Aim of the task: When you return the entries, keep every word and mark exactly as it is.

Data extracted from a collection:
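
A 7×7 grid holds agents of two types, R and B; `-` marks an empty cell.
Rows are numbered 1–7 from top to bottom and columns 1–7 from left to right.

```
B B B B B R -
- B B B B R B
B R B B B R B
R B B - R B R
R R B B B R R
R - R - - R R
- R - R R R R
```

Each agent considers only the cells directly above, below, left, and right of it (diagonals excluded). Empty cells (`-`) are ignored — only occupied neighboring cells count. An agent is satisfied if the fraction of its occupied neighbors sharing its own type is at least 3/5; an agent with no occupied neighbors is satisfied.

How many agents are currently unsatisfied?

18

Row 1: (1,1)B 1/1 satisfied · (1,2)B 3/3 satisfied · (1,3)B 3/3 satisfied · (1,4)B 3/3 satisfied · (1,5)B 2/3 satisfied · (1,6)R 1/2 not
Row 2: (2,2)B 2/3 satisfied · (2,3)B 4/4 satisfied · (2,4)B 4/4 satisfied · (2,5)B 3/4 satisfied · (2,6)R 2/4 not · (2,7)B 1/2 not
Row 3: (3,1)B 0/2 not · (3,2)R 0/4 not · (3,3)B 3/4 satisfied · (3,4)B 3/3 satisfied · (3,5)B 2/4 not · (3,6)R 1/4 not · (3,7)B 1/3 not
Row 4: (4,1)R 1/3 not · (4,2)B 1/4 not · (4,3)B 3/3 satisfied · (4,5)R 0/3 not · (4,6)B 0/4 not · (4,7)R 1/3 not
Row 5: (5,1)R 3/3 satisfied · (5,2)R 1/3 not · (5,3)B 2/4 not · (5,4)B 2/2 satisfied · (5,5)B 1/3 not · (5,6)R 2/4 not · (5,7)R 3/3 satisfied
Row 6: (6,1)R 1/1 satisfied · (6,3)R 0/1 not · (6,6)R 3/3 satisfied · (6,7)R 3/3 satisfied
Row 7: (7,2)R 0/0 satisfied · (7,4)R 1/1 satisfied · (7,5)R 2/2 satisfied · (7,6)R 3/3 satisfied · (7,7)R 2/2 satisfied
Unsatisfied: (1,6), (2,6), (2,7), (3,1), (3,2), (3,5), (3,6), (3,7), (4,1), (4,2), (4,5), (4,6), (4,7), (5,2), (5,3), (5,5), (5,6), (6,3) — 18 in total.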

Answer below:
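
A 7×7 grid holds agents of two types, R and B; `-` marks an empty cell.
Rows are numbered 1–7 from top to bottom and columns 1–7 from left to right.

```
B B B B B R -
- B B B B R B
B R B B B R B
R B B - R B R
R R B B B R R
R - R - - R R
- R - R R R R
```

Each agent considers only the cells directly above, below, left, and right of it (diagonals excluded). Empty cells (`-`) are ignored — only occupied neighboring cells count. An agent is satisfied if the fraction of its occupied neighbors sharing its own type is at least 3/5; an agent with no occupied neighbors is satisfied.

How many agents are currently unsatisfied?

18

Row 1: (1,1)B 1/1 satisfied · (1,2)B 3/3 satisfied · (1,3)B 3/3 satisfied · (1,4)B 3/3 satisfied · (1,5)B 2/3 satisfied · (1,6)R 1/2 not
Row 2: (2,2)B 2/3 satisfied · (2,3)B 4/4 satisfied · (2,4)B 4/4 satisfied · (2,5)B 3/4 satisfied · (2,6)R 2/4 not · (2,7)B 1/2 not
Row 3: (3,1)B 0/2 not · (3,2)R 0/4 not · (3,3)B 3/4 satisfied · (3,4)B 3/3 satisfied · (3,5)B 2/4 not · (3,6)R 1/4 not · (3,7)B 1/3 not
Row 4: (4,1)R 1/3 not · (4,2)B 1/4 not · (4,3)B 3/3 satisfied · (4,5)R 0/3 not · (4,6)B 0/4 not · (4,7)R 1/3 not
Row 5: (5,1)R 3/3 satisfied · (5,2)R 1/3 not · (5,3)B 2/4 not · (5,4)B 2/2 satisfied · (5,5)B 1/3 not · (5,6)R 2/4 not · (5,7)R 3/3 satisfied
Row 6: (6,1)R 1/1 satisfied · (6,3)R 0/1 not · (6,6)R 3/3 satisfied · (6,7)R 3/3 satisfied
Row 7: (7,2)R 0/0 satisfied · (7,4)R 1/1 satisfied · (7,5)R 2/2 satisfied · (7,6)R 3/3 satisfied · (7,7)R 2/2 satisfied
Unsatisfied: (1,6), (2,6), (2,7), (3,1), (3,2), (3,5), (3,6), (3,7), (4,1), (4,2), (4,5), (4,6), (4,7), (5,2), (5,3), (5,5), (5,6), (6,3) — 18 in total.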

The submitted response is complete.